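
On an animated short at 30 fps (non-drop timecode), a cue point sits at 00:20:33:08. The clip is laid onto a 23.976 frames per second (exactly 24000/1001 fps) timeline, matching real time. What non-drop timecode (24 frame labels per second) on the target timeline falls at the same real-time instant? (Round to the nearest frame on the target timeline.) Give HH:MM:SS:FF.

00:20:32:01

Source frame index: (0×3600 + 20×60 + 33) × 30 + 8 = 36998.
Real time: 36998 / (30) = 18499/15 s.
Target frame: (18499/15) × (24000/1001) = 2276800/77 ≈ 29568.831 → 29569.
At 24 labels/s: frame 29569 → 00:20:32:01.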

TASK DETAILS :: The full listing above needs to be given again exactly.

SOLUTION ::
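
On an animated short at 30 fps (non-drop timecode), a cue point sits at 00:20:33:08. The clip is laid onto a 23.976 frames per second (exactly 24000/1001 fps) timeline, matching real time. What non-drop timecode (24 frame labels per second) on the target timeline falls at the same real-time instant? (Round to the nearest frame on the target timeline.) Give HH:MM:SS:FF.

00:20:32:01

Source frame index: (0×3600 + 20×60 + 33) × 30 + 8 = 36998.
Real time: 36998 / (30) = 18499/15 s.
Target frame: (18499/15) × (24000/1001) = 2276800/77 ≈ 29568.831 → 29569.
At 24 labels/s: frame 29569 → 00:20:32:01.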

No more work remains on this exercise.